● **Work instructions**
Each line below needs to be printed again exactly.

(Stored data)

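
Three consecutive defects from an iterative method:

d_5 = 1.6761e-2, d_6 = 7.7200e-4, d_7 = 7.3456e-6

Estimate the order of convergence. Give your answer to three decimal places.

1.512

p ≈ ln(d_7/d_6) / ln(d_6/d_5)
  = ln(7.3456e-6/7.7200e-4) / ln(7.7200e-4/1.6761e-2)
  = ln(0.00951503) / ln(0.0460593)
  = -4.654883 / -3.077826 ≈ 1.512393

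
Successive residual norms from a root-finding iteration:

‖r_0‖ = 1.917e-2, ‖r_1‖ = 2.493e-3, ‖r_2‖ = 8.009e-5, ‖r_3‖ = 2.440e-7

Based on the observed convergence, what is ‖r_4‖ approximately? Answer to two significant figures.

First estimate the order: p ≈ ln(‖r_3‖/‖r_2‖) / ln(‖r_2‖/‖r_1‖) = ln(2.440e-7/8.009e-5)/ln(8.009e-5/2.493e-3) = ln(0.00304657)/ln(0.032126) ≈ 1.6852.
Then ‖r_4‖ ≈ ‖r_3‖·(‖r_3‖/‖r_2‖)^p = 2.440e-7·(0.00304657)^1.6852 = 2.440e-7·5.75067e-05 ≈ 1.403e-11.

1.4e-11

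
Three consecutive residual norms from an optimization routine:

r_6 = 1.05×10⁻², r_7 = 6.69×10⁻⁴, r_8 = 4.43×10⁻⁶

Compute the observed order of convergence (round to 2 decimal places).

p ≈ ln(r_8/r_7) / ln(r_7/r_6)
  = ln(4.43×10⁻⁶/6.69×10⁻⁴) / ln(6.69×10⁻⁴/1.05×10⁻²)
  = ln(0.00662182) / ln(0.0637143)
  = -5.01739 / -2.75335 ≈ 1.82229

1.82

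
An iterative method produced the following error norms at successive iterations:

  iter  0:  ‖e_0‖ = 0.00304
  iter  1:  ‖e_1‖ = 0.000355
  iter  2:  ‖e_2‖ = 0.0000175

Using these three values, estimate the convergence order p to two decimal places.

1.40

p ≈ ln(‖e_2‖/‖e_1‖) / ln(‖e_1‖/‖e_0‖)
  = ln(0.0000175/0.000355) / ln(0.000355/0.00304)
  = ln(0.0492958) / ln(0.116776)
  = -3.00992 / -2.14750 ≈ 1.40159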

● **Solution to the exercise**
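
Three consecutive defects from an iterative method:

d_5 = 1.6761e-2, d_6 = 7.7200e-4, d_7 = 7.3456e-6

Estimate the order of convergence. Give your answer to three decimal places.

1.512

p ≈ ln(d_7/d_6) / ln(d_6/d_5)
  = ln(7.3456e-6/7.7200e-4) / ln(7.7200e-4/1.6761e-2)
  = ln(0.00951503) / ln(0.0460593)
  = -4.654883 / -3.077826 ≈ 1.512393

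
Successive residual norms from a root-finding iteration:

‖r_0‖ = 1.917e-2, ‖r_1‖ = 2.493e-3, ‖r_2‖ = 8.009e-5, ‖r_3‖ = 2.440e-7

Based on the observed convergence, what is ‖r_4‖ approximately? Answer to two significant figures.

First estimate the order: p ≈ ln(‖r_3‖/‖r_2‖) / ln(‖r_2‖/‖r_1‖) = ln(2.440e-7/8.009e-5)/ln(8.009e-5/2.493e-3) = ln(0.00304657)/ln(0.032126) ≈ 1.6852.
Then ‖r_4‖ ≈ ‖r_3‖·(‖r_3‖/‖r_2‖)^p = 2.440e-7·(0.00304657)^1.6852 = 2.440e-7·5.75067e-05 ≈ 1.403e-11.

1.4e-11

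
Three consecutive residual norms from an optimization routine:

r_6 = 1.05×10⁻², r_7 = 6.69×10⁻⁴, r_8 = 4.43×10⁻⁶

Compute the observed order of convergence (round to 2 decimal places).

p ≈ ln(r_8/r_7) / ln(r_7/r_6)
  = ln(4.43×10⁻⁶/6.69×10⁻⁴) / ln(6.69×10⁻⁴/1.05×10⁻²)
  = ln(0.00662182) / ln(0.0637143)
  = -5.01739 / -2.75335 ≈ 1.82229

1.82

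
An iterative method produced the following error norms at successive iterations:

  iter  0:  ‖e_0‖ = 0.00304
  iter  1:  ‖e_1‖ = 0.000355
  iter  2:  ‖e_2‖ = 0.0000175

Using these three values, estimate the convergence order p to two decimal places.

1.40

p ≈ ln(‖e_2‖/‖e_1‖) / ln(‖e_1‖/‖e_0‖)
  = ln(0.0000175/0.000355) / ln(0.000355/0.00304)
  = ln(0.0492958) / ln(0.116776)
  = -3.00992 / -2.14750 ≈ 1.40159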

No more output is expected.